(Data begins)

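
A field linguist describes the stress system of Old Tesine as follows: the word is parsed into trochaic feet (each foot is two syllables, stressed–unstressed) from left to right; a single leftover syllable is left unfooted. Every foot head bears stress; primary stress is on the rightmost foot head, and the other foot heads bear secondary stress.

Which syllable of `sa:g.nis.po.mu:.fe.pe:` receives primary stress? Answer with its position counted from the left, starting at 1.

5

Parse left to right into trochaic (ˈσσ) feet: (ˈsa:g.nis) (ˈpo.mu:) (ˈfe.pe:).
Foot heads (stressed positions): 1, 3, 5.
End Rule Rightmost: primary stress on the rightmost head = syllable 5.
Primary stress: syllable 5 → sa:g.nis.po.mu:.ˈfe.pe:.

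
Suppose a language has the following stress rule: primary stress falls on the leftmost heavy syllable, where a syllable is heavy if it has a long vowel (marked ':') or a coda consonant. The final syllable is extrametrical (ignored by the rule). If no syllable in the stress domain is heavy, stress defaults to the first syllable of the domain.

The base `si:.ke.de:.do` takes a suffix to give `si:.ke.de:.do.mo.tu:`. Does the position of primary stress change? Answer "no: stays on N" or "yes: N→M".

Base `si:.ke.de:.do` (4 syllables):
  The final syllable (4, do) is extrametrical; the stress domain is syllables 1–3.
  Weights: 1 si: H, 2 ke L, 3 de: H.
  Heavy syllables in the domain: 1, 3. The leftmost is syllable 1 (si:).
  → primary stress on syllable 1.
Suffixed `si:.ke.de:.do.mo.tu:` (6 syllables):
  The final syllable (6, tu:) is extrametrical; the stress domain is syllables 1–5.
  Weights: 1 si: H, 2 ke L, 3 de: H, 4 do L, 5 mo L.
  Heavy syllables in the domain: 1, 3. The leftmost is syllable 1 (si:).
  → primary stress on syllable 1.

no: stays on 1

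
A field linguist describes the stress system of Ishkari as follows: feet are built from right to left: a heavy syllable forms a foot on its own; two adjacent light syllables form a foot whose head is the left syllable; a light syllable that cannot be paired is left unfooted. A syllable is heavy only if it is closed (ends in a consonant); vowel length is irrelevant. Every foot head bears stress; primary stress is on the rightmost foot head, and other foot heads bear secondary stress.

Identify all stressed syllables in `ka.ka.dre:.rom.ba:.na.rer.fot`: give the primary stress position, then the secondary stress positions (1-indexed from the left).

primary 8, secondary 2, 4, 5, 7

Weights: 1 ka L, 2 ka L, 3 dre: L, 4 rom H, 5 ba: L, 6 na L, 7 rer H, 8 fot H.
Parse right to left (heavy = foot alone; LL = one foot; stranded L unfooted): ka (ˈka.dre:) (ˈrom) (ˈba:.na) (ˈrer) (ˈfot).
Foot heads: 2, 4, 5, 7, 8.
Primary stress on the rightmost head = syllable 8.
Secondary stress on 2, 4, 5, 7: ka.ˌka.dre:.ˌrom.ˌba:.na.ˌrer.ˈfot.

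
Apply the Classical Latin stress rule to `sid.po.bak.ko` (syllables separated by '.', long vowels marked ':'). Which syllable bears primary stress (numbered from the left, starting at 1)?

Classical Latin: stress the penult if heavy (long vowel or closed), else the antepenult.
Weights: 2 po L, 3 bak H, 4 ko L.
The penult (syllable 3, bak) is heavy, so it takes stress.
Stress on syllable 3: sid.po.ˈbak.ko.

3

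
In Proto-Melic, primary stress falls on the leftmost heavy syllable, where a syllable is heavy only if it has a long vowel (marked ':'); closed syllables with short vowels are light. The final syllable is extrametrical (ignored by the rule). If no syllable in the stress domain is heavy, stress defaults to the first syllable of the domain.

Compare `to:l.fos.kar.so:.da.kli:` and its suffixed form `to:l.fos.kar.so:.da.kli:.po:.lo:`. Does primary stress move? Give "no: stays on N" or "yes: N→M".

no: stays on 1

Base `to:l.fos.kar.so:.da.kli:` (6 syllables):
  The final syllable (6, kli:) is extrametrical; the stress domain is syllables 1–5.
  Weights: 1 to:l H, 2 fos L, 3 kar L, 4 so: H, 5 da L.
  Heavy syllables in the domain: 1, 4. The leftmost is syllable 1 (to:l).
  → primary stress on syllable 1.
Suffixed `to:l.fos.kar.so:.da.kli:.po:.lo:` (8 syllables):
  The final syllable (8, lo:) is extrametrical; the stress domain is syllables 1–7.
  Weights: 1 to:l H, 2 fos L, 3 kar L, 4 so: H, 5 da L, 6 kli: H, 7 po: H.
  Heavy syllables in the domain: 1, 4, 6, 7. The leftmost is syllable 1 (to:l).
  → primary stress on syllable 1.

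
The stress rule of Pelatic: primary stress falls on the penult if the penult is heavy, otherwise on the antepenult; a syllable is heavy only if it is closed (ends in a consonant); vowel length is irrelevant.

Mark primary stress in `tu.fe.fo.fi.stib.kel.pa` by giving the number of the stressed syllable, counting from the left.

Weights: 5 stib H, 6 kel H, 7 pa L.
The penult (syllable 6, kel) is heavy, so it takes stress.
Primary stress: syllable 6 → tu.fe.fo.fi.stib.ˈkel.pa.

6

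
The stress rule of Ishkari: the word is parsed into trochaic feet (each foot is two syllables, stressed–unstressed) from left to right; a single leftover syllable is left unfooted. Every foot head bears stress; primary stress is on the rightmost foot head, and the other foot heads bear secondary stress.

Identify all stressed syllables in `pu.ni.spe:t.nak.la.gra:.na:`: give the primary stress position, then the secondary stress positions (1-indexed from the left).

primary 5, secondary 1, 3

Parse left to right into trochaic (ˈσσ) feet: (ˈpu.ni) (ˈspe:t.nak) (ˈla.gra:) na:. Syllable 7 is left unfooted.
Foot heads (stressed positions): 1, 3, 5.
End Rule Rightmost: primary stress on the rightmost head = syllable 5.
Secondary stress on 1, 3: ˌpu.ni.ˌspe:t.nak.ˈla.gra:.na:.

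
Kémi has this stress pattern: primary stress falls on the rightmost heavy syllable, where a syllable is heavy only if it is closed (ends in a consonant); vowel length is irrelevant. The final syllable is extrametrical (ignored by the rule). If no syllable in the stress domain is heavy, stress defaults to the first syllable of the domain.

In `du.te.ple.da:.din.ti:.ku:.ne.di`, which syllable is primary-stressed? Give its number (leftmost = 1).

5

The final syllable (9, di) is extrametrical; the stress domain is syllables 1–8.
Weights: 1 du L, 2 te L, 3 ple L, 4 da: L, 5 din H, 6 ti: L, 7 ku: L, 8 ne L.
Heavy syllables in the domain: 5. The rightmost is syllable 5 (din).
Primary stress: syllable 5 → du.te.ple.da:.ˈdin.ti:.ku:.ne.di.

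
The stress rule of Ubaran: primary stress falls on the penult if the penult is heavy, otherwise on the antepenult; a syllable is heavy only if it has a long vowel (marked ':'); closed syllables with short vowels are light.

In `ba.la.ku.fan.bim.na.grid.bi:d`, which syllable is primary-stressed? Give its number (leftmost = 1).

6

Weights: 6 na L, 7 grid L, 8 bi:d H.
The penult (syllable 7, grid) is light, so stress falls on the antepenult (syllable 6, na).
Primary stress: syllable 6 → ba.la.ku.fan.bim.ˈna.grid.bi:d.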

(Data ends)

What this task involves: Stop at the line containing "Suppose a language". Please print exactly every line before it from the start of the records, plus that line itself, and nothing else.

Finished task:
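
A field linguist describes the stress system of Old Tesine as follows: the word is parsed into trochaic feet (each foot is two syllables, stressed–unstressed) from left to right; a single leftover syllable is left unfooted. Every foot head bears stress; primary stress is on the rightmost foot head, and the other foot heads bear secondary stress.

Which syllable of `sa:g.nis.po.mu:.fe.pe:` receives primary stress? Answer with its position counted from the left, starting at 1.

5

Parse left to right into trochaic (ˈσσ) feet: (ˈsa:g.nis) (ˈpo.mu:) (ˈfe.pe:).
Foot heads (stressed positions): 1, 3, 5.
End Rule Rightmost: primary stress on the rightmost head = syllable 5.
Primary stress: syllable 5 → sa:g.nis.po.mu:.ˈfe.pe:.

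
Suppose a language has the following stress rule: primary stress falls on the leftmost heavy syllable, where a syllable is heavy if it has a long vowel (marked ':') or a coda consonant. The final syllable is extrametrical (ignored by the rule). If no syllable in the stress domain is heavy, stress defaults to the first syllable of the domain.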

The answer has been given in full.